Every line of the data below should be retyped exactly.

·····

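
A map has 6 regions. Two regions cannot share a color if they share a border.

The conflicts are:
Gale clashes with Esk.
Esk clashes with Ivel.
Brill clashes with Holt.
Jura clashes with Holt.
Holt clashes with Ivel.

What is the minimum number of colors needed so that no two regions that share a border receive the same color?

2

Holt and Ivel conflict, so at least 2 colors are needed.
A valid assignment using 2 colors: Gale=2, Esk=1, Brill=2, Jura=2, Holt=1, Ivel=2. Every pair that conflicts lands in different colors.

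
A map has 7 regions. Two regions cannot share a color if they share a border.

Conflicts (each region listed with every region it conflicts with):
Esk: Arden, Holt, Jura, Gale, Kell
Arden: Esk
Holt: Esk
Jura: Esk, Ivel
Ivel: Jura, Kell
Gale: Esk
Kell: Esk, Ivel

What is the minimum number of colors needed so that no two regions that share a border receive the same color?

Esk and Arden conflict, so at least 2 colors are needed.
2 colors suffice: Esk=1, Arden=2, Holt=2, Jura=2, Ivel=1, Gale=2, Kell=2. Each listed conflict is separated.

2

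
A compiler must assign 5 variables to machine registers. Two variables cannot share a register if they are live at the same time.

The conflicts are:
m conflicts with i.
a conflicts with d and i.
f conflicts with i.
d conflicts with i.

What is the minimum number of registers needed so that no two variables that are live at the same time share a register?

3

a, d, i pairwise conflict, so at least 3 registers are needed.
3 registers suffice: m=2, a=2, f=2, d=3, i=1. Every pair that conflicts lands in different registers.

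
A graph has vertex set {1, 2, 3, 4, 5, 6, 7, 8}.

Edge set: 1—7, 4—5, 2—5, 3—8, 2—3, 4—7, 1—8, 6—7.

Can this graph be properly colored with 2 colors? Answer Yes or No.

The cycle 8-3-2-5-4-7-1-8 has odd length 7, so it cannot be 2-colored; at least 3 colors are needed.
So 2 colors are not enough.

No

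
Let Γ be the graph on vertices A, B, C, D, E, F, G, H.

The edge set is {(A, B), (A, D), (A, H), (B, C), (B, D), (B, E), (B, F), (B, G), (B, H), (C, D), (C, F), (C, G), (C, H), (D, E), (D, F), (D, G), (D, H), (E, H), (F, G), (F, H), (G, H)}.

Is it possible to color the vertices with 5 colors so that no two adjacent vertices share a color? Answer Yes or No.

B, C, D, F, G, H are mutually adjacent (a clique of size 6), so at least 6 colors are needed.
So 5 colors are not enough.

No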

·····

* **RESPONSE**
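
A map has 6 regions. Two regions cannot share a color if they share a border.

The conflicts are:
Gale clashes with Esk.
Esk clashes with Ivel.
Brill clashes with Holt.
Jura clashes with Holt.
Holt clashes with Ivel.

What is the minimum number of colors needed so that no two regions that share a border receive the same color?

2

Holt and Ivel conflict, so at least 2 colors are needed.
A valid assignment using 2 colors: Gale=2, Esk=1, Brill=2, Jura=2, Holt=1, Ivel=2. Every pair that conflicts lands in different colors.

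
A map has 7 regions. Two regions cannot share a color if they share a border.

Conflicts (each region listed with every region it conflicts with):
Esk: Arden, Holt, Jura, Gale, Kell
Arden: Esk
Holt: Esk
Jura: Esk, Ivel
Ivel: Jura, Kell
Gale: Esk
Kell: Esk, Ivel

What is the minimum number of colors needed so that no two regions that share a border receive the same color?

Esk and Arden conflict, so at least 2 colors are needed.
2 colors suffice: Esk=1, Arden=2, Holt=2, Jura=2, Ivel=1, Gale=2, Kell=2. Each listed conflict is separated.

2

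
A compiler must assign 5 variables to machine registers. Two variables cannot share a register if they are live at the same time.

The conflicts are:
m conflicts with i.
a conflicts with d and i.
f conflicts with i.
d conflicts with i.

What is the minimum number of registers needed so that no two variables that are live at the same time share a register?

3

a, d, i pairwise conflict, so at least 3 registers are needed.
3 registers suffice: m=2, a=2, f=2, d=3, i=1. Every pair that conflicts lands in different registers.

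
A graph has vertex set {1, 2, 3, 4, 5, 6, 7, 8}.

Edge set: 1—7, 4—5, 2—5, 3—8, 2—3, 4—7, 1—8, 6—7.

Can this graph be properly colored with 2 colors? Answer Yes or No.

The cycle 8-3-2-5-4-7-1-8 has odd length 7, so it cannot be 2-colored; at least 3 colors are needed.
So 2 colors are not enough.

No

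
Let Γ be the graph on vertices A, B, C, D, E, F, G, H.

The edge set is {(A, B), (A, D), (A, H), (B, C), (B, D), (B, E), (B, F), (B, G), (B, H), (C, D), (C, F), (C, G), (C, H), (D, E), (D, F), (D, G), (D, H), (E, H), (F, G), (F, H), (G, H)}.

Is it possible to color the vertices with 5 colors so that no two adjacent vertices share a color? Answer Yes or No.

B, C, D, F, G, H are mutually adjacent (a clique of size 6), so at least 6 colors are needed.
So 5 colors are not enough.

No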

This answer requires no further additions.